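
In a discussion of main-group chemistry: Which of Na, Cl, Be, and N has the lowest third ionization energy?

Consider each +2 ion: Na²⁺ is already 1 electron into the core; Cl²⁺ still has 5 valence electrons; Be²⁺ is the bare [He] core; N²⁺ still has 3 valence electrons.
Core electrons are held far more tightly than valence electrons, so Na and Be top the IE_3 order.
Valence configurations: Cl²⁺ [Ne]3s²3p³, N²⁺ [He]2s²2p¹.
The numbers (kJ/mol): Na 6910, Cl 3822, Be 14849, N 4578.
Putting it together, IE_3: Cl < N < Na < Be.

Cl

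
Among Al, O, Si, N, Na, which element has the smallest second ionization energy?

IE_2 is the cost of taking one more electron from the +1 cation: Al⁺ still has 2 valence electrons; O⁺ still has 5 valence electrons; Si⁺ still has 3 valence electrons; N⁺ still has 4 valence electrons; Na⁺ is the bare [Ne] core.
Breaking into a closed-shell core is much more expensive than removing a leftover valence electron — Na has the largest IE_2 here.
Valence configurations: Al⁺ [Ne]3s², O⁺ [He]2s²2p³, Si⁺ [Ne]3s²3p¹, N⁺ [He]2s²2p².
Si⁺ loses a lone 3p electron whereas Al⁺ must break into a filled 3s² pair, so IE_2(Al) > IE_2(Si) even though Si has the higher nuclear charge.
The numbers (kJ/mol): Al 1817, O 3388, Si 1577, N 2856, Na 4562.
Putting it together, IE_2: Si < Al < N < O < Na.

Si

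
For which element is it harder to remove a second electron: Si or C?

After 1 electron has been removed, what remains? Si⁺ still has 3 valence electrons; C⁺ still has 3 valence electrons.
All are still removing valence electrons, so compare the +1 ions as you would atoms: IE_2 generally rises across a period (higher Z_eff) and falls down a group (larger shell), subject to the usual subshell exceptions.
Valence configurations: Si⁺ [Ne]3s²3p¹, C⁺ [He]2s²2p¹.
The numbers (kJ/mol): Si 1577, C 2353.
So the second ionization energies run Si < C.

C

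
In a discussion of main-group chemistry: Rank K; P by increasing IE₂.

P < K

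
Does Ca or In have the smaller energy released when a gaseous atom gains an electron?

Ca

Ca is in period 4, group 2; In is in period 5, group 13.
EA tends to increase across a period and decrease down a group, though the pattern is less regular than for IE or radius.
These sit on a diagonal, where the across-period and down-group effects partly cancel.
In > Ca: the two effects oppose for this pair; the across-period effect wins (29 vs 2 kJ/mol).
Approximate values (kJ/mol): Ca 2, In 29.
So Ca has the smaller energy released when a gaseous atom gains an electron (Ca < In).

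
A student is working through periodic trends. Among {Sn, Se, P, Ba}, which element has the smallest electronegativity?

Ba

P is in period 3, group 15; Se is in period 4, group 16; Sn is in period 5, group 14; Ba is in period 6, group 2.
Atoms toward the upper right of the periodic table pull bonding electrons most strongly.
Neither a single period nor a single group — weigh both effects.
Sn > Ba: both effects reinforce here, so Sn is clearly the higher of the two.
P > Sn: both effects reinforce here, so P is clearly the higher of the two.
Se > P: the two effects oppose for this pair; the across-period effect wins (2.55 vs 2.19).
Approximate values (Pauling): P 2.19, Se 2.55, Sn 1.96, Ba 0.89.
The smallest electronegativity among these belongs to Ba.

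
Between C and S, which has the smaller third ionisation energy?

S

IE_3 is the cost of taking one more electron from the +2 cation: C²⁺ still has 2 valence electrons; S²⁺ still has 4 valence electrons.
All are still removing valence electrons, so compare the +2 ions as you would atoms: IE_3 generally rises across a period (higher Z_eff) and falls down a group (larger shell), subject to the usual subshell exceptions.
Valence configurations: C²⁺ [He]2s², S²⁺ [Ne]3s²3p².
Approximate IE_3 values (kJ/mol): C 4620, S 3357.
So the third ionization energies run S < C.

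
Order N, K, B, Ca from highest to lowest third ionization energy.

Consider each +2 ion: N²⁺ still has 3 valence electrons; K²⁺ is already 1 electron into the core; B²⁺ still has 1 valence electron; Ca²⁺ is the bare [Ar] core.
Usually core removal costs more than valence removal, but here the competition is close: a tightly held n=2 valence electron can cost more to remove than an n=3 core electron, so the actual values have to decide it.
Valence configurations: N²⁺ [He]2s²2p¹, B²⁺ [He]2s¹.
Tabulated IE_3 (kJ/mol): N 4578, K 4420, B 3660, Ca 4912.
So the third ionization energies run B < K < N < Ca.

Ca > N > K > B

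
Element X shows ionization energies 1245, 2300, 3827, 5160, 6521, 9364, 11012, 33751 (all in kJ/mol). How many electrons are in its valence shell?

Look for the largest jump between consecutive ionization energies: IE8/IE7 ≈ 3.1, far larger than any earlier ratio.
That jump marks the point where a core electron is being removed. So the atom has 7 valence electrons.

7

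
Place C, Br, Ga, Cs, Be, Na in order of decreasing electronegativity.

Br, C, Ga, Be, Na, Cs

Be is in period 2, group 2; C is in period 2, group 14; Na is in period 3, group 1; Ga is in period 4, group 13; Br is in period 4, group 17; Cs is in period 6, group 1.
EN rises left→right (higher Z_eff, smaller atoms) and falls top→bottom (larger, more shielded atoms).
Neither a single period nor a single group — weigh both effects.
Na > Cs: they share group 1; the group trend gives Na the larger value.
Be > Na: both effects reinforce here, so Be is clearly the higher of the two.
Ga > Be: period and group pull opposite ways; the across-period shift dominates (1.81 vs 1.57).
C > Ga: relative to Ga, both the across-period and down-group shifts push C's electronegativity up.
Br > C: period and group pull opposite ways; the across-period shift dominates (2.96 vs 2.55).
Approximate values (Pauling): Be 1.57, C 2.55, Na 0.93, Ga 1.81, Br 2.96, Cs 0.79.
So from highest to lowest: Br > C > Ga > Be > Na > Cs.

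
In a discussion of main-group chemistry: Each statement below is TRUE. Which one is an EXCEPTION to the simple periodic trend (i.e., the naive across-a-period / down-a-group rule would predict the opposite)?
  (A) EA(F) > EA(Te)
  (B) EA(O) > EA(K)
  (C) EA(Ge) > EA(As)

(C)

The general trend: electron affinity increases across a period and decreases down a group.
(A) F (period 2, group 17) vs Te (period 5, group 16): the stated order agrees with the simple trend.
(B) O (period 2, group 16) vs K (period 4, group 1): the stated order agrees with the simple trend.
(C) Ge (period 4, group 14) vs As (period 4, group 15): the stated order contradicts the simple trend.
The exception is (C): adding an electron to As's half-filled 4p³ is unfavourable, so Ge (4p²) has the more exothermic EA.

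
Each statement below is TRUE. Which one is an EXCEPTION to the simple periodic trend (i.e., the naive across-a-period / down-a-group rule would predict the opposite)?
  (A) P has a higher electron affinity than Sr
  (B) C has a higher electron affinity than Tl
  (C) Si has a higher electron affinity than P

The general trend: electron affinity increases across a period and decreases down a group.
(A) P (period 3, group 15) vs Sr (period 5, group 2): the stated order agrees with the simple trend.
(B) C (period 2, group 14) vs Tl (period 6, group 13): the stated order agrees with the simple trend.
(C) Si (period 3, group 14) vs P (period 3, group 15): the stated order contradicts the simple trend.
The exception is (C): adding an electron to P's half-filled 3p³ is unfavourable, so Si (3p²) has the more exothermic EA.

(C)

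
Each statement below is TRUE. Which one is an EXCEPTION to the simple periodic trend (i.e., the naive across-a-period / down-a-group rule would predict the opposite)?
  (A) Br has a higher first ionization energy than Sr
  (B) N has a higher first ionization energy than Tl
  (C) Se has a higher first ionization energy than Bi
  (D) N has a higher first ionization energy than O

(D)

The general trend: first ionization energy increases across a period and decreases down a group.
(A) Br (period 4, group 17) vs Sr (period 5, group 2): the stated order agrees with the simple trend.
(B) N (period 2, group 15) vs Tl (period 6, group 13): the stated order agrees with the simple trend.
(C) Se (period 4, group 16) vs Bi (period 6, group 15): the stated order agrees with the simple trend.
(D) N (period 2, group 15) vs O (period 2, group 16): the stated order contradicts the simple trend.
The exception is (D): pairing an electron in O's 2p⁴ costs repulsion energy, so O ionizes more easily than half-filled N (2p³).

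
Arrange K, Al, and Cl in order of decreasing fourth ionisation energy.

The fourth ionization energy removes an electron from the +3 ion. For each element: K³⁺ is already 2 electrons into the core; Al³⁺ is the bare [Ne] core; Cl³⁺ still has 4 valence electrons.
Core electrons are held far more tightly than valence electrons, so K and Al top the IE_4 order.
Approximate IE_4 values (kJ/mol): K 5877, Al 11577, Cl 5159.
So the fourth ionization energies run Cl < K < Al.

Al > K > Cl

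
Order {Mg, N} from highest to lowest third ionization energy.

Mg > N

The third ionization energy removes an electron from the +2 ion. For each element: Mg²⁺ is the bare [Ne] core; N²⁺ still has 3 valence electrons.
Pulling an electron out of a noble-gas core costs far more than removing a remaining valence electron, so Mg sits at the high end of IE_3.
Tabulated IE_3 (kJ/mol): Mg 7733, N 4578.
Hence IE_3: N < Mg.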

** EXERCISE INSTRUCTIONS **
Your answer must be the lines above from the one containing "In a discussion of main-group chemistry: Each" to the one containing "(B) EA(O) > EA(K)", both included, restated word for word.

** ANSWER SECTION **
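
In a discussion of main-group chemistry: Each statement below is TRUE. Which one is an EXCEPTION to the simple periodic trend (i.e., the naive across-a-period / down-a-group rule would predict the opposite)?
  (A) EA(F) > EA(Te)
  (B) EA(O) > EA(K)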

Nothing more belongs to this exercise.